◆ Exercise details ◆
Among the records below, how many lines contain "system"? State the number and nothing more.
Start of Data extract
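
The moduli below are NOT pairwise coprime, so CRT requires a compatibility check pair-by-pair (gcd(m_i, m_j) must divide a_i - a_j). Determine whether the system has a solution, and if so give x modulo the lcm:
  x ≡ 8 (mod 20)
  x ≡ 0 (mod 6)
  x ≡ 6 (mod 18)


Moduli 20, 6, 18 are not pairwise coprime, so CRT works modulo lcm(m_i) when all pairwise compatibility conditions hold.
Pairwise compatibility: gcd(m_i, m_j) must divide a_i - a_j for every pair.
Merge one congruence at a time:
  Start: x ≡ 8 (mod 20).
  Combine with x ≡ 0 (mod 6): gcd(20, 6) = 2; 0 - 8 = -8, which IS divisible by 2, so compatible.
    Write x = 8 + 20·t and substitute into x ≡ 0 (mod 6): 20·t ≡ 0 − 8 = -8 (mod 6).
    Divide the congruence (and modulus) by g = 2: 10·t ≡ -4 (mod 3).
    Reduce coefficients mod 3: 1·t ≡ 2 (mod 3).
    So t ≡ 2 (mod 3).
    Then x = 8 + 20·2 = 48, valid modulo lcm(20, 6) = 60: x ≡ 48 (mod 60).
  Combine with x ≡ 6 (mod 18): gcd(60, 18) = 6; 6 - 48 = -42, which IS divisible by 6, so compatible.
    Write x = 48 + 60·t and substitute into x ≡ 6 (mod 18): 60·t ≡ 6 − 48 = -42 (mod 18).
    Divide the congruence (and modulus) by g = 6: 10·t ≡ -7 (mod 3).
    Reduce coefficients mod 3: 1·t ≡ 2 (mod 3).
    So t ≡ 2 (mod 3).
    Then x = 48 + 60·2 = 168, valid modulo lcm(60, 18) = 180: x ≡ 168 (mod 180).
Verify: 168 mod 20 = 8, 168 mod 6 = 0, 168 mod 18 = 6.

x ≡ 168 (mod 180).


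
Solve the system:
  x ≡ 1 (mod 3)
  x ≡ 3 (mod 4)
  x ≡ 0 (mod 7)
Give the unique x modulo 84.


Moduli 3, 4, 7 are pairwise coprime; by CRT there is a unique solution modulo M = 3 · 4 · 7 = 84.
Solve pairwise, accumulating the modulus:
  Start with x ≡ 1 (mod 3).
  Combine with x ≡ 3 (mod 4): since gcd(3, 4) = 1, we get a unique residue mod 12.
    Write x = 1 + 3·t and substitute into x ≡ 3 (mod 4): 3·t ≡ 3 − 1 = 2 (mod 4).
    The inverse of 3 mod 4 is 3 (since 3·3 = 9 = 2·4 + 1), so t ≡ 3·2 = 6 ≡ 2 (mod 4).
    Then x = 1 + 3·2 = 7, valid modulo lcm(3, 4) = 12: x ≡ 7 (mod 12).
  Combine with x ≡ 0 (mod 7): since gcd(12, 7) = 1, we get a unique residue mod 84.
    Write x = 7 + 12·t and substitute into x ≡ 0 (mod 7): 12·t ≡ 0 − 7 = -7 (mod 7).
    Reduce coefficients mod 7: 5·t ≡ 0 (mod 7).
    The inverse of 5 mod 7 is 3 (since 5·3 = 15 = 2·7 + 1), so t ≡ 3·0 = 0 ≡ 0 (mod 7).
    Then x = 7 + 12·0 = 7, valid modulo lcm(12, 7) = 84: x ≡ 7 (mod 84).
Verify: 7 mod 3 = 1 ✓, 7 mod 4 = 3 ✓, 7 mod 7 = 0 ✓.

x ≡ 7 (mod 84).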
End of Data extract
◆ Response area ◆
2